What this task involves:
The records should be copied out again with no alteration.

(Stored items)

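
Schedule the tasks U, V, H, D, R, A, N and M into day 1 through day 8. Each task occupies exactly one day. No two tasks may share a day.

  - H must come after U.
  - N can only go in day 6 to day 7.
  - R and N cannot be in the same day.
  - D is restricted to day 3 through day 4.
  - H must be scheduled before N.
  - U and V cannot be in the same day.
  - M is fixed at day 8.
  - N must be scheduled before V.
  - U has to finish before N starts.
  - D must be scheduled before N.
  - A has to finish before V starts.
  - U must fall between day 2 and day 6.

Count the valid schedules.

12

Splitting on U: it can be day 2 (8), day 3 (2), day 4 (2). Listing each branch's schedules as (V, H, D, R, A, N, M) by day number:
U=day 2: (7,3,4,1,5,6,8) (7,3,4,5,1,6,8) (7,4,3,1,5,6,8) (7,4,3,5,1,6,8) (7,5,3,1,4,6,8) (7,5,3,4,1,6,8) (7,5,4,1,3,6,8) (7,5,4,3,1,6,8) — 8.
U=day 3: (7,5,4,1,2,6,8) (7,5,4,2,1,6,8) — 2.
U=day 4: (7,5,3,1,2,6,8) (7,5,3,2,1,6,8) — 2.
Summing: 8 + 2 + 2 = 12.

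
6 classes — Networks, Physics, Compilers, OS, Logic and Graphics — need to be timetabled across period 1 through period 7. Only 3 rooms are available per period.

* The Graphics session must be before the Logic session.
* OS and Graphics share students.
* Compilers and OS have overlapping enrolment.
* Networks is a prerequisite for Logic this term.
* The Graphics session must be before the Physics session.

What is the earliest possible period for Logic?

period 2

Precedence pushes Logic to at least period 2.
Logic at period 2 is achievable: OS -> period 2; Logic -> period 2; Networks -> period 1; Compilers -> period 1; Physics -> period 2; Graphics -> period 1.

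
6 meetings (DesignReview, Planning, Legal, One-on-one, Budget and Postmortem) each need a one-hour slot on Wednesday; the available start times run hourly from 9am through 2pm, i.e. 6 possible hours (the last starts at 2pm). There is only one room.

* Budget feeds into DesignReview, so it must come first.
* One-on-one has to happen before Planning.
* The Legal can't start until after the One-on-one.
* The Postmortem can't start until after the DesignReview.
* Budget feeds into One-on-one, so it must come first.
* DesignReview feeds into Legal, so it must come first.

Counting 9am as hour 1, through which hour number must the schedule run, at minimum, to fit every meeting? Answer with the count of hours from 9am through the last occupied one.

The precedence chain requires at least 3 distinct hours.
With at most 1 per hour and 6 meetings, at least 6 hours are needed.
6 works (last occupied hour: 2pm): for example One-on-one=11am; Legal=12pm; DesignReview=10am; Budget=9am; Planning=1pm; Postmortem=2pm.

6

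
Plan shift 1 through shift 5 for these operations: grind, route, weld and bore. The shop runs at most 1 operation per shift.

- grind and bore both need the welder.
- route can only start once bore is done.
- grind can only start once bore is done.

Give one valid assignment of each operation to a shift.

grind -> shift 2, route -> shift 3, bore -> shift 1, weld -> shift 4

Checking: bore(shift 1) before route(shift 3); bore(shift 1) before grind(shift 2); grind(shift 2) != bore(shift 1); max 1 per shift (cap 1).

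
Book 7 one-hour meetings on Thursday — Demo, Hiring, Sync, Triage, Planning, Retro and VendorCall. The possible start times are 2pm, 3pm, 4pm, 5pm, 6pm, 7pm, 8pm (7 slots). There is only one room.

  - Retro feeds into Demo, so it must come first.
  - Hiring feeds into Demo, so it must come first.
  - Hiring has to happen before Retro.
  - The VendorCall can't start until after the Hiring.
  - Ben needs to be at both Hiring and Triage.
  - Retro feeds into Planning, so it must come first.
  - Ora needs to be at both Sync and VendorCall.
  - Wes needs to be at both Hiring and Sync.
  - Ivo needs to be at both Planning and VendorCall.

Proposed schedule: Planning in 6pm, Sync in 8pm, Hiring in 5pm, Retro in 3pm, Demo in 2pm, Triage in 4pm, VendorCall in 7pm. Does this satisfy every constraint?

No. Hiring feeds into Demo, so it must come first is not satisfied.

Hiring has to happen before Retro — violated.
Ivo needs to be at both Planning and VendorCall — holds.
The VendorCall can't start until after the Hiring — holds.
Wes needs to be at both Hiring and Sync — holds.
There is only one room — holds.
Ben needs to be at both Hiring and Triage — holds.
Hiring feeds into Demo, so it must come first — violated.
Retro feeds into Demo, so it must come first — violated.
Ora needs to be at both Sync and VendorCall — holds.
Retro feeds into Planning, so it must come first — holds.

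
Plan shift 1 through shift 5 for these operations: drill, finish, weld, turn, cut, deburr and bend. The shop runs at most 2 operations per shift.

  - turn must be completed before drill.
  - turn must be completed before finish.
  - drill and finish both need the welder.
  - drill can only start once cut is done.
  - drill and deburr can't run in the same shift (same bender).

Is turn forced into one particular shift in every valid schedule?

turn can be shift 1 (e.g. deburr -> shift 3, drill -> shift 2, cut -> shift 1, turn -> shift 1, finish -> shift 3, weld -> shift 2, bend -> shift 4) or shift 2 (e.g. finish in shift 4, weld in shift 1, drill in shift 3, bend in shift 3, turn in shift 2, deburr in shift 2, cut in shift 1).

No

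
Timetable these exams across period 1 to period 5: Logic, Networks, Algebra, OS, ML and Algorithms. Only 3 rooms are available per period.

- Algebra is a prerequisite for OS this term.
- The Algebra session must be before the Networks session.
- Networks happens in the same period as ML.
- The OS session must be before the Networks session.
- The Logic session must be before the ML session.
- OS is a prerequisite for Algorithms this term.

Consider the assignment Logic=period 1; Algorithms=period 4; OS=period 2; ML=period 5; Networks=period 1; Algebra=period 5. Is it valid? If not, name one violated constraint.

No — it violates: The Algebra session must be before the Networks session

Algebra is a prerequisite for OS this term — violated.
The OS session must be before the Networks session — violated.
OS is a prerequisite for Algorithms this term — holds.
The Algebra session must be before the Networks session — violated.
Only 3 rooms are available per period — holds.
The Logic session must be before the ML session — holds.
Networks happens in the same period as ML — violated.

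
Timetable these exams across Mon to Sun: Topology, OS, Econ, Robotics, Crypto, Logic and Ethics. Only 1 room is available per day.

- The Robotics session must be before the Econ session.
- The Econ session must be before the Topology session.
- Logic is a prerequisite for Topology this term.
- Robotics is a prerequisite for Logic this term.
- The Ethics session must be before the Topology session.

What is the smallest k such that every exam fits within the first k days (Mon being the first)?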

Expected answer:
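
Schedule the tasks U, V, H, D, R, A, N and M into day 1 through day 8. Each task occupies exactly one day. No two tasks may share a day.

  - H must come after U.
  - N can only go in day 6 to day 7.
  - R and N cannot be in the same day.
  - D is restricted to day 3 through day 4.
  - H must be scheduled before N.
  - U and V cannot be in the same day.
  - M is fixed at day 8.
  - N must be scheduled before V.
  - U has to finish before N starts.
  - D must be scheduled before N.
  - A has to finish before V starts.
  - U must fall between day 2 and day 6.

Count the valid schedules.

12

Splitting on U: it can be day 2 (8), day 3 (2), day 4 (2). Listing each branch's schedules as (V, H, D, R, A, N, M) by day number:
U=day 2: (7,3,4,1,5,6,8) (7,3,4,5,1,6,8) (7,4,3,1,5,6,8) (7,4,3,5,1,6,8) (7,5,3,1,4,6,8) (7,5,3,4,1,6,8) (7,5,4,1,3,6,8) (7,5,4,3,1,6,8) — 8.
U=day 3: (7,5,4,1,2,6,8) (7,5,4,2,1,6,8) — 2.
U=day 4: (7,5,3,1,2,6,8) (7,5,3,2,1,6,8) — 2.
Summing: 8 + 2 + 2 = 12.

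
6 classes — Networks, Physics, Compilers, OS, Logic and Graphics — need to be timetabled across period 1 through period 7. Only 3 rooms are available per period.

* The Graphics session must be before the Logic session.
* OS and Graphics share students.
* Compilers and OS have overlapping enrolment.
* Networks is a prerequisite for Logic this term.
* The Graphics session must be before the Physics session.

What is the earliest possible period for Logic?

period 2

Precedence pushes Logic to at least period 2.
Logic at period 2 is achievable: OS -> period 2; Logic -> period 2; Networks -> period 1; Compilers -> period 1; Physics -> period 2; Graphics -> period 1.

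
6 meetings (DesignReview, Planning, Legal, One-on-one, Budget and Postmortem) each need a one-hour slot on Wednesday; the available start times run hourly from 9am through 2pm, i.e. 6 possible hours (the last starts at 2pm). There is only one room.

* Budget feeds into DesignReview, so it must come first.
* One-on-one has to happen before Planning.
* The Legal can't start until after the One-on-one.
* The Postmortem can't start until after the DesignReview.
* Budget feeds into One-on-one, so it must come first.
* DesignReview feeds into Legal, so it must come first.

Counting 9am as hour 1, through which hour number must the schedule run, at minimum, to fit every meeting? Answer with the count of hours from 9am through the last occupied one.

The precedence chain requires at least 3 distinct hours.
With at most 1 per hour and 6 meetings, at least 6 hours are needed.
6 works (last occupied hour: 2pm): for example One-on-one=11am; Legal=12pm; DesignReview=10am; Budget=9am; Planning=1pm; Postmortem=2pm.

6

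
Plan shift 1 through shift 5 for these operations: grind, route, weld and bore. The shop runs at most 1 operation per shift.

- grind and bore both need the welder.
- route can only start once bore is done.
- grind can only start once bore is done.

Give one valid assignment of each operation to a shift.

grind -> shift 2, route -> shift 3, bore -> shift 1, weld -> shift 4

Checking: bore(shift 1) before route(shift 3); bore(shift 1) before grind(shift 2); grind(shift 2) != bore(shift 1); max 1 per shift (cap 1).

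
Book 7 one-hour meetings on Thursday — Demo, Hiring, Sync, Triage, Planning, Retro and VendorCall. The possible start times are 2pm, 3pm, 4pm, 5pm, 6pm, 7pm, 8pm (7 slots). There is only one room.

  - Retro feeds into Demo, so it must come first.
  - Hiring feeds into Demo, so it must come first.
  - Hiring has to happen before Retro.
  - The VendorCall can't start until after the Hiring.
  - Ben needs to be at both Hiring and Triage.
  - Retro feeds into Planning, so it must come first.
  - Ora needs to be at both Sync and VendorCall.
  - Wes needs to be at both Hiring and Sync.
  - Ivo needs to be at both Planning and VendorCall.

Proposed schedule: Planning in 6pm, Sync in 8pm, Hiring in 5pm, Retro in 3pm, Demo in 2pm, Triage in 4pm, VendorCall in 7pm. Does this satisfy every constraint?

No. Hiring feeds into Demo, so it must come first is not satisfied.

Hiring has to happen before Retro — violated.
Ivo needs to be at both Planning and VendorCall — holds.
The VendorCall can't start until after the Hiring — holds.
Wes needs to be at both Hiring and Sync — holds.
There is only one room — holds.
Ben needs to be at both Hiring and Triage — holds.
Hiring feeds into Demo, so it must come first — violated.
Retro feeds into Demo, so it must come first — violated.
Ora needs to be at both Sync and VendorCall — holds.
Retro feeds into Planning, so it must come first — holds.

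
Plan shift 1 through shift 5 for these operations: drill, finish, weld, turn, cut, deburr and bend. The shop runs at most 2 operations per shift.

  - turn must be completed before drill.
  - turn must be completed before finish.
  - drill and finish both need the welder.
  - drill can only start once cut is done.
  - drill and deburr can't run in the same shift (same bender).

Is turn forced into one particular shift in every valid schedule?

turn can be shift 1 (e.g. deburr -> shift 3, drill -> shift 2, cut -> shift 1, turn -> shift 1, finish -> shift 3, weld -> shift 2, bend -> shift 4) or shift 2 (e.g. finish in shift 4, weld in shift 1, drill in shift 3, bend in shift 3, turn in shift 2, deburr in shift 2, cut in shift 1).

No

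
Timetable these exams across period 1 to period 5: Logic, Networks, Algebra, OS, ML and Algorithms. Only 3 rooms are available per period.

- Algebra is a prerequisite for OS this term.
- The Algebra session must be before the Networks session.
- Networks happens in the same period as ML.
- The OS session must be before the Networks session.
- The Logic session must be before the ML session.
- OS is a prerequisite for Algorithms this term.

Consider the assignment Logic=period 1; Algorithms=period 4; OS=period 2; ML=period 5; Networks=period 1; Algebra=period 5. Is it valid? If not, name one violated constraint.

No — it violates: The Algebra session must be before the Networks session

Algebra is a prerequisite for OS this term — violated.
The OS session must be before the Networks session — violated.
OS is a prerequisite for Algorithms this term — holds.
The Algebra session must be before the Networks session — violated.
Only 3 rooms are available per period — holds.
The Logic session must be before the ML session — holds.
Networks happens in the same period as ML — violated.

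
Timetable these exams across Mon to Sun: Topology, OS, Econ, Robotics, Crypto, Logic and Ethics. Only 1 room is available per day.

- The Robotics session must be before the Econ session.
- The Econ session must be before the Topology session.
- Logic is a prerequisite for Topology this term.
- Robotics is a prerequisite for Logic this term.
- The Ethics session must be before the Topology session.

What is the smallest k such that every exam fits within the first k days (Mon being the first)?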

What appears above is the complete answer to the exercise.